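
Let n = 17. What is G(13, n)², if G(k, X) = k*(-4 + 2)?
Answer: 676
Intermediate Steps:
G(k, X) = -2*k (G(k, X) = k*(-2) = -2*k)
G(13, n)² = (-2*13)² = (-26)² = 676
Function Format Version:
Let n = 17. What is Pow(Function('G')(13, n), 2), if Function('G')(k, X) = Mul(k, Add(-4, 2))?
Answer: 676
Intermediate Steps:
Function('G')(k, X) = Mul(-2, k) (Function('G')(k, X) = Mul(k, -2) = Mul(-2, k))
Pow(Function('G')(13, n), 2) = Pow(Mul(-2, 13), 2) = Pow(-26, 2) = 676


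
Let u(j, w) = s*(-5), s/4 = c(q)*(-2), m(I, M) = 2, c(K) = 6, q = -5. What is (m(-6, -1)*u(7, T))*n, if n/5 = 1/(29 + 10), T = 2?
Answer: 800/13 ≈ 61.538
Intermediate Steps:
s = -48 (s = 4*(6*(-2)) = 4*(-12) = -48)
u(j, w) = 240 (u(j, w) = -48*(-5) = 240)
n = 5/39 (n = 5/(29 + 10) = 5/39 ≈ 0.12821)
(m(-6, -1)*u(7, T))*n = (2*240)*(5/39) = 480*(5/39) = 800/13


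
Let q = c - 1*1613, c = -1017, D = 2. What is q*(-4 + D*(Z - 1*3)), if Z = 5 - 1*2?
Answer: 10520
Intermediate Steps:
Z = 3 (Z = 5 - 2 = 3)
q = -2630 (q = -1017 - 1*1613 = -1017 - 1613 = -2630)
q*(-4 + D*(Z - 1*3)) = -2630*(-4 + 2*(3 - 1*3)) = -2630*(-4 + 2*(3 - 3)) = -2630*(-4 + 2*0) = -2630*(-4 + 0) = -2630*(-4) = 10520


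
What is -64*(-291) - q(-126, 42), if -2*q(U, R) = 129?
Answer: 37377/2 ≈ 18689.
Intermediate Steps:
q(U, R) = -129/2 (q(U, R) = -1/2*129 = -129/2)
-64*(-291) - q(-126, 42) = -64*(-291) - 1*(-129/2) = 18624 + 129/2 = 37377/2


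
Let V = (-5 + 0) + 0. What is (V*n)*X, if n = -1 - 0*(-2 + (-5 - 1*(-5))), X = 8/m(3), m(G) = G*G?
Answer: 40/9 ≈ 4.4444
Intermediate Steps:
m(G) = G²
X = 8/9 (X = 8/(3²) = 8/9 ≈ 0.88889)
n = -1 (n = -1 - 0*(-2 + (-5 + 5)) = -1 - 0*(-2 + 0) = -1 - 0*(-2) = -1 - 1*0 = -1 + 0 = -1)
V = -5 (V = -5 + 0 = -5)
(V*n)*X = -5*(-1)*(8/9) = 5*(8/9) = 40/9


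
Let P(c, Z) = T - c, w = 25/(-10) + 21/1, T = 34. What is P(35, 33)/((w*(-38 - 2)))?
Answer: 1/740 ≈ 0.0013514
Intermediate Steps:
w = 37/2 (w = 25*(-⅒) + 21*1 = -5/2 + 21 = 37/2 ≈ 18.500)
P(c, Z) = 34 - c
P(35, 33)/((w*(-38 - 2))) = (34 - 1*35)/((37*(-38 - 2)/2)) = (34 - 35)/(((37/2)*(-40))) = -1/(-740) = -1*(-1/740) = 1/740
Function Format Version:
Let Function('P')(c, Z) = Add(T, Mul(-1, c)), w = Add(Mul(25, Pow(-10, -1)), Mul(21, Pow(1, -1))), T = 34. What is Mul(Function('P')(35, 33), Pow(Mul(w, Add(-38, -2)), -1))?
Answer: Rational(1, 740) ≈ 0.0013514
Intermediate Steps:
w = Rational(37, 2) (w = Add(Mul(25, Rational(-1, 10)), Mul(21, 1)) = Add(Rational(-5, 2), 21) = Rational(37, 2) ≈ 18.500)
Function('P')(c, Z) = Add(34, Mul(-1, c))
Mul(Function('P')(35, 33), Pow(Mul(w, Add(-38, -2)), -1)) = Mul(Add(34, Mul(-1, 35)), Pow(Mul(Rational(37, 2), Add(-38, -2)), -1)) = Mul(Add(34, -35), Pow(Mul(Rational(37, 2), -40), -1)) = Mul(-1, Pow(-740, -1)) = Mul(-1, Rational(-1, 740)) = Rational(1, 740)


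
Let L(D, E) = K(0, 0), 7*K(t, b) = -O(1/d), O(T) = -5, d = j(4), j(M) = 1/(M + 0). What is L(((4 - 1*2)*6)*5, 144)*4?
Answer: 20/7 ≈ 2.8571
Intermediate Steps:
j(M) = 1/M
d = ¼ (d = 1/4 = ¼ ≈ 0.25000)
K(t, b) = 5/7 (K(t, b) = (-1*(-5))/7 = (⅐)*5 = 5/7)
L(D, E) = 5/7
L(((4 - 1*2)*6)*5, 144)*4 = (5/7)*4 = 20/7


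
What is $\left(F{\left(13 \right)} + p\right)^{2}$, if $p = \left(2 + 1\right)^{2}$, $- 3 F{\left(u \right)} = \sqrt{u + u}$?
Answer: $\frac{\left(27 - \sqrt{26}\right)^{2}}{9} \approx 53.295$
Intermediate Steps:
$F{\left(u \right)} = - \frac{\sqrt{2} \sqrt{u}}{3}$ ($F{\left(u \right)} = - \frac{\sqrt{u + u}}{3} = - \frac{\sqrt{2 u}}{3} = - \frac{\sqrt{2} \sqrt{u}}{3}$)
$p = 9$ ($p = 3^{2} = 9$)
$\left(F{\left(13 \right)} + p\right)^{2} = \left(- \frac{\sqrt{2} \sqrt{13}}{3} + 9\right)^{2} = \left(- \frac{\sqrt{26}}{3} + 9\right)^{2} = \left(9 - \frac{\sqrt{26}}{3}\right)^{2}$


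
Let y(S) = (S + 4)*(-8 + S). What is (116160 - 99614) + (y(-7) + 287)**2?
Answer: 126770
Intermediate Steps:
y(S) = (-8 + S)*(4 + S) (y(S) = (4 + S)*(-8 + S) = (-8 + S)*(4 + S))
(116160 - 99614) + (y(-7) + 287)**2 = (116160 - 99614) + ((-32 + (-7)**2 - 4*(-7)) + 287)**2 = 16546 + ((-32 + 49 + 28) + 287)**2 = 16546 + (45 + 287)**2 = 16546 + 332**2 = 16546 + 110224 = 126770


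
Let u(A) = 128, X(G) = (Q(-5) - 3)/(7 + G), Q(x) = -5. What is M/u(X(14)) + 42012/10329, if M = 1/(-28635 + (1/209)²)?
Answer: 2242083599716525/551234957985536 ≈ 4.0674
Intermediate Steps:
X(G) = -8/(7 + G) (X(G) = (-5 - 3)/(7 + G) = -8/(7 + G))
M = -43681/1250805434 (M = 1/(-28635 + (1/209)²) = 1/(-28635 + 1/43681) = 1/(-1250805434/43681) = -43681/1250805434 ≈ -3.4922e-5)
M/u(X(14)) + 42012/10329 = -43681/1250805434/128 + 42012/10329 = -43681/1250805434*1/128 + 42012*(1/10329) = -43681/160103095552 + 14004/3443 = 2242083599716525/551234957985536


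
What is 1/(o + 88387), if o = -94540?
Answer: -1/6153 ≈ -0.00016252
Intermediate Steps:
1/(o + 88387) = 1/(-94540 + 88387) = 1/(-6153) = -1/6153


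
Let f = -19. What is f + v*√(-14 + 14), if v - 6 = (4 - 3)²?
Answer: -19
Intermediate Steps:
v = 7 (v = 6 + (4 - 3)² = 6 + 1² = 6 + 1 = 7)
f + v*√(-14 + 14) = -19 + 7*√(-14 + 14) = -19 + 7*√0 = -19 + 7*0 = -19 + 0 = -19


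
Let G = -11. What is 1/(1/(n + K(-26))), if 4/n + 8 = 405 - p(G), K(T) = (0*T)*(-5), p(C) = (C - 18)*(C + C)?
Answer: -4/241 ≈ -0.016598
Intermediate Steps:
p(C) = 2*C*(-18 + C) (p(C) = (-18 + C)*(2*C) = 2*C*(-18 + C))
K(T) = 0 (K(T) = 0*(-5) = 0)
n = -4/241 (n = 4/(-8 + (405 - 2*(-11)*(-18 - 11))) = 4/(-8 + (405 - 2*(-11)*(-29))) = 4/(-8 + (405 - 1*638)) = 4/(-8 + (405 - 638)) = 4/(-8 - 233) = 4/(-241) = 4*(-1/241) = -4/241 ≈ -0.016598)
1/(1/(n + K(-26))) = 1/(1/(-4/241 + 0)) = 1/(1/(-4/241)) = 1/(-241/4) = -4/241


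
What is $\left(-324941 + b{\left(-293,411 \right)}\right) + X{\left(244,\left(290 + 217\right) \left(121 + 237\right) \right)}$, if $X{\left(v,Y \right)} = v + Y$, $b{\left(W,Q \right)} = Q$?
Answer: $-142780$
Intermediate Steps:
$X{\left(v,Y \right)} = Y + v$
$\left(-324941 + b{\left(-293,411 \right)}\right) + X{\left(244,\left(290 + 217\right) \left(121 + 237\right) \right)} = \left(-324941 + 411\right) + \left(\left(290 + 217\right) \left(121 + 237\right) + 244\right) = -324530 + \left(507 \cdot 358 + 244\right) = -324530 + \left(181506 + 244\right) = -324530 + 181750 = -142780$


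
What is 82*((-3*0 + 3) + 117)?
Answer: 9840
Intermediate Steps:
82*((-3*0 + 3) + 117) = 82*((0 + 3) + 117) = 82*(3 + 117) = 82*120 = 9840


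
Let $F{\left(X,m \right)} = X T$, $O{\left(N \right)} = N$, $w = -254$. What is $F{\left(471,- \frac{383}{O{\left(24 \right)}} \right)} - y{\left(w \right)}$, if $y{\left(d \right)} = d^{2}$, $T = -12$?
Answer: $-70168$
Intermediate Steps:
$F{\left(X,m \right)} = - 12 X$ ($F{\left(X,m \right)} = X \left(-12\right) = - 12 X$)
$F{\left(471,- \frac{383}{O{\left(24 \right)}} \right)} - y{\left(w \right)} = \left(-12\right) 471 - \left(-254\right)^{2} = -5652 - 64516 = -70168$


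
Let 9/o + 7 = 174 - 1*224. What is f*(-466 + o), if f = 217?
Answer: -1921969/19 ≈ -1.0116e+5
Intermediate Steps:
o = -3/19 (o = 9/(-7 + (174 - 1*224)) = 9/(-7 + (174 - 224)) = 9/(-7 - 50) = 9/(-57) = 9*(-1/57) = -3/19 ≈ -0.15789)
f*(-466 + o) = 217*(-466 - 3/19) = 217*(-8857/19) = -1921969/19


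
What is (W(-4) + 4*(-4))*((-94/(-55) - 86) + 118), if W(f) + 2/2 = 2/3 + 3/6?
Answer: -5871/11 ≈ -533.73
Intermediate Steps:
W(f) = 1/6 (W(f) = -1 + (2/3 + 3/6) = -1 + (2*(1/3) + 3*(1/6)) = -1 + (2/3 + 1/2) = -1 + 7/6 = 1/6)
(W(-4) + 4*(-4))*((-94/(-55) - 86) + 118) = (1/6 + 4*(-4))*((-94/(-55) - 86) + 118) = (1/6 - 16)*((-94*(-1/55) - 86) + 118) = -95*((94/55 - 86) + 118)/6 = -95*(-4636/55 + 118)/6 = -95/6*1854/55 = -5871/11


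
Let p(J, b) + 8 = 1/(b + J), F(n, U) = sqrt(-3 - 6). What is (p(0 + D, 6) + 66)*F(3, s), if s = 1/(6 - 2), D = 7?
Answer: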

# # #

* TASK OBJECTIVE
Copy the records above exactly, beginning at the line that contains "Answer: 40/9 ≈ 4.4444" and stopping after the line that contains "Answer: Rational(1, 740) ≈ 0.0013514".

* EXERCISE RESULT
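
Answer: 40/9 ≈ 4.4444
Intermediate Steps:
m(G) = G²
X = 8/9 (X = 8/(3²) = 8/9 ≈ 0.88889)
n = -1 (n = -1 - 0*(-2 + (-5 + 5)) = -1 - 0*(-2 + 0) = -1 - 0*(-2) = -1 - 1*0 = -1 + 0 = -1)
V = -5 (V = -5 + 0 = -5)
(V*n)*X = -5*(-1)*(8/9) = 5*(8/9) = 40/9


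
Let P(c, Z) = T - c, w = 25/(-10) + 21/1, T = 34. What is P(35, 33)/((w*(-38 - 2)))?
Answer: 1/740 ≈ 0.0013514
Intermediate Steps:
w = 37/2 (w = 25*(-⅒) + 21*1 = -5/2 + 21 = 37/2 ≈ 18.500)
P(c, Z) = 34 - c
P(35, 33)/((w*(-38 - 2))) = (34 - 1*35)/((37*(-38 - 2)/2)) = (34 - 35)/(((37/2)*(-40))) = -1/(-740) = -1*(-1/740) = 1/740
Function Format Version:
Let Function('P')(c, Z) = Add(T, Mul(-1, c)), w = Add(Mul(25, Pow(-10, -1)), Mul(21, Pow(1, -1))), T = 34. What is Mul(Function('P')(35, 33), Pow(Mul(w, Add(-38, -2)), -1))?
Answer: Rational(1, 740) ≈ 0.0013514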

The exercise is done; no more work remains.